:: INFORMATION SUPPLIED ::

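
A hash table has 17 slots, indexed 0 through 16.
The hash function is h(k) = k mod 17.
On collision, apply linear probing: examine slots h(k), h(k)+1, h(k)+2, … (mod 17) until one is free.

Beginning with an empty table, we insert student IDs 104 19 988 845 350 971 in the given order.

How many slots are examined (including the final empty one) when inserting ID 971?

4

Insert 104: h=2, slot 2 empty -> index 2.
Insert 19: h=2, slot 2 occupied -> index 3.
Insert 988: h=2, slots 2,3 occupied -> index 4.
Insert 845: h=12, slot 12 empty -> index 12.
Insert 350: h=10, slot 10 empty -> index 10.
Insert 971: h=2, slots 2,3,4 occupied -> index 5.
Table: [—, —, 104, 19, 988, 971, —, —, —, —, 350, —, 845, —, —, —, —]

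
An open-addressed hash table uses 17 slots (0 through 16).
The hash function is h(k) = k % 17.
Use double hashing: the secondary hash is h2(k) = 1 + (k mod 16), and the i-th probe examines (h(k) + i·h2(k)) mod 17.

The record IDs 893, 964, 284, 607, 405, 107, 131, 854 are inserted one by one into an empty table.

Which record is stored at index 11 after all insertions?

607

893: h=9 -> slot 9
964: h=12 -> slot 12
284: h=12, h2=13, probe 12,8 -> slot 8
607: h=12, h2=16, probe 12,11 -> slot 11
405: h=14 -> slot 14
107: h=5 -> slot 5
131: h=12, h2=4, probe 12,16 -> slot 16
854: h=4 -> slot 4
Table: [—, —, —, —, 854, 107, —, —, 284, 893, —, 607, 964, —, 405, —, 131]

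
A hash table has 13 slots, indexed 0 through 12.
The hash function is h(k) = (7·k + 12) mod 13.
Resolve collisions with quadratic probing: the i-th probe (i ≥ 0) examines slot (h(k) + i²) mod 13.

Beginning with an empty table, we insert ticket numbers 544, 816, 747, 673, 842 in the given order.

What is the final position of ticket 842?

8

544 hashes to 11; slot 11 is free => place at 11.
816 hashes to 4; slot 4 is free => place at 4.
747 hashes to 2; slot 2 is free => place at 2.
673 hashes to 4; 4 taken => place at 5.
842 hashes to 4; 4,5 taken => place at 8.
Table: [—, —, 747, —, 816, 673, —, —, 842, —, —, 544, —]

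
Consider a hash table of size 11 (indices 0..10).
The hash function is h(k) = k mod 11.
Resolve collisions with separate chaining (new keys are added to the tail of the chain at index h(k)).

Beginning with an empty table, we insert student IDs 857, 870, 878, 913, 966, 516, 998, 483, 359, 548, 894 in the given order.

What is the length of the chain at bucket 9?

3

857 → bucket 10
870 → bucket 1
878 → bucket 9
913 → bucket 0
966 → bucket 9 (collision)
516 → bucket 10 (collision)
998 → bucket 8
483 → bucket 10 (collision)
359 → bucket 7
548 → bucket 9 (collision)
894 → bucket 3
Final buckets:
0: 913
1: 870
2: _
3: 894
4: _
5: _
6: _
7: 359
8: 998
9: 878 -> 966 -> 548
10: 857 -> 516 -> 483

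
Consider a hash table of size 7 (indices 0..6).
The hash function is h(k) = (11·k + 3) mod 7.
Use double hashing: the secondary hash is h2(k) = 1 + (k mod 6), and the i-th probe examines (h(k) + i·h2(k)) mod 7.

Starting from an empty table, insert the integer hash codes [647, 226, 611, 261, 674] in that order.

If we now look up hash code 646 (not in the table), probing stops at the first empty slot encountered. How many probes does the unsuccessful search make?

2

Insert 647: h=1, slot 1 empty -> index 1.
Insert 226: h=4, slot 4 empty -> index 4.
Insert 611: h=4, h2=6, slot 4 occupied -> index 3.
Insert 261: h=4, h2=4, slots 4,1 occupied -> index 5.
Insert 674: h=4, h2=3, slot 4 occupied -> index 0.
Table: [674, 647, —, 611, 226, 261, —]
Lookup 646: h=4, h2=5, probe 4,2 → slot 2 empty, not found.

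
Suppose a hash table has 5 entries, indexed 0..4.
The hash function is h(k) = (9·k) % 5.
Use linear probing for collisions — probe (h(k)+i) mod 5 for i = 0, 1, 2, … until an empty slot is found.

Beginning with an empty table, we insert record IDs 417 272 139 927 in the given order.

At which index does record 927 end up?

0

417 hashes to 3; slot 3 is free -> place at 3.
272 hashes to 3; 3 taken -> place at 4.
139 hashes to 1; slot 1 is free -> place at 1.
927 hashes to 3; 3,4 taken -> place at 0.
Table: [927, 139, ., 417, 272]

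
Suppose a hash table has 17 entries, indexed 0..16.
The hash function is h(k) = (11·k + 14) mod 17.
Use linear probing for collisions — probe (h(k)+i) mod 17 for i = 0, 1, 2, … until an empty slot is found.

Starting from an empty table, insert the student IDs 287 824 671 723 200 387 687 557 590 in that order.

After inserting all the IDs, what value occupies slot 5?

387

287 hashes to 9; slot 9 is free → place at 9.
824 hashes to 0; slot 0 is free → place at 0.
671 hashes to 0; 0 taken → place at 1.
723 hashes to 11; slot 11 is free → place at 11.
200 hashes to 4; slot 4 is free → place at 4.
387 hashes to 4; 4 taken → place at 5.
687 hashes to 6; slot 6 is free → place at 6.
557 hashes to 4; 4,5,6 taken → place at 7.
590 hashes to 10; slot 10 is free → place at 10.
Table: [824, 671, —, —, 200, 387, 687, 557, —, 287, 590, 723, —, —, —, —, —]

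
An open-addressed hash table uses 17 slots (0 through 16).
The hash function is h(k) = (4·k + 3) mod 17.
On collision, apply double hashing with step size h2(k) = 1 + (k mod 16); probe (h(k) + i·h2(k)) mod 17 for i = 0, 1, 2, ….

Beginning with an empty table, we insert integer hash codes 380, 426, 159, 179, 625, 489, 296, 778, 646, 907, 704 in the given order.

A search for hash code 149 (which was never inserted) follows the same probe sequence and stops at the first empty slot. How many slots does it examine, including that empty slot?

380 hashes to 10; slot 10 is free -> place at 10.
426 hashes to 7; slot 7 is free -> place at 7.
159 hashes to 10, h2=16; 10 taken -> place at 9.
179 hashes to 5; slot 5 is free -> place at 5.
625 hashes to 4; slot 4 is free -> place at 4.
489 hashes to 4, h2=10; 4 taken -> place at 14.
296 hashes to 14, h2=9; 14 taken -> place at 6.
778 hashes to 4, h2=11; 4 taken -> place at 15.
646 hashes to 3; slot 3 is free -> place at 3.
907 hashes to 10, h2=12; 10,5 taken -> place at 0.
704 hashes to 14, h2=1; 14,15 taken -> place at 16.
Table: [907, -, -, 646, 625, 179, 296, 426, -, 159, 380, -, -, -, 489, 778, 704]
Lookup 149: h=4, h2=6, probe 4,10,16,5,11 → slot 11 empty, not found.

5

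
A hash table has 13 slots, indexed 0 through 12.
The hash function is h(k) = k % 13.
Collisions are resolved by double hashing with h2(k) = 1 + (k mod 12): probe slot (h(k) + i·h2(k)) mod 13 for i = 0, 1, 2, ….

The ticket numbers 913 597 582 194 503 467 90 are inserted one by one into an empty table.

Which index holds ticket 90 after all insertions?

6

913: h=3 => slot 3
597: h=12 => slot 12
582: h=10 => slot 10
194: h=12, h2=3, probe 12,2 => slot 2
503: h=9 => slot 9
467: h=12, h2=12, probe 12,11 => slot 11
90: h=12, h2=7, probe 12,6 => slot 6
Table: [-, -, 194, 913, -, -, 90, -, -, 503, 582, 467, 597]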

:::

#### [WHAT TO DO]
In the entries above, one line contains "Suppose a hash table has 5" and another contains "Beginning with an empty table, we insert record". Reproduce exactly those two lines and the lines between them, nothing else.

#### [ANSWER TO THE EXERCISE]
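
Suppose a hash table has 5 entries, indexed 0..4.
The hash function is h(k) = (9·k) % 5.
Use linear probing for collisions — probe (h(k)+i) mod 5 for i = 0, 1, 2, … until an empty slot is found.

Beginning with an empty table, we insert record IDs 417 272 139 927 in the given order.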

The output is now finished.